> EXERCISE BRIEF:
In the records below, the line containing "tx603: nova:yes delta:no" marks the start. Copy that line and everything after it exactly, through the last line.

> EXCERPTED RECORDS:

-*-

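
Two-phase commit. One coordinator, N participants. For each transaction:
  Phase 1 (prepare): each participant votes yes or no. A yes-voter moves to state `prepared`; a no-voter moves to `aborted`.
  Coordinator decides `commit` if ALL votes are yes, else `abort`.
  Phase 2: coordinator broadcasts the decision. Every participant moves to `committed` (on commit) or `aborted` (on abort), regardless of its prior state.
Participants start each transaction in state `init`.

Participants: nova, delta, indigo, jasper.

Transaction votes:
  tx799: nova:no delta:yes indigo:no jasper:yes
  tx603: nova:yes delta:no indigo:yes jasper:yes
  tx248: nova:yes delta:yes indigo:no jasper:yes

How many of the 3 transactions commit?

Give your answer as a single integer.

tx799: no from nova, indigo -> abort (commits=0)
tx603: no from delta -> abort (commits=0)
tx248: no from indigo -> abort (commits=0)

Answer: 0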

-*-

> SOLVED PROBLEM:
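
  tx603: nova:yes delta:no indigo:yes jasper:yes
  tx248: nova:yes delta:yes indigo:no jasper:yes

How many of the 3 transactions commit?

Give your answer as a single integer.

tx799: no from nova, indigo -> abort (commits=0)
tx603: no from delta -> abort (commits=0)
tx248: no from indigo -> abort (commits=0)

Answer: 0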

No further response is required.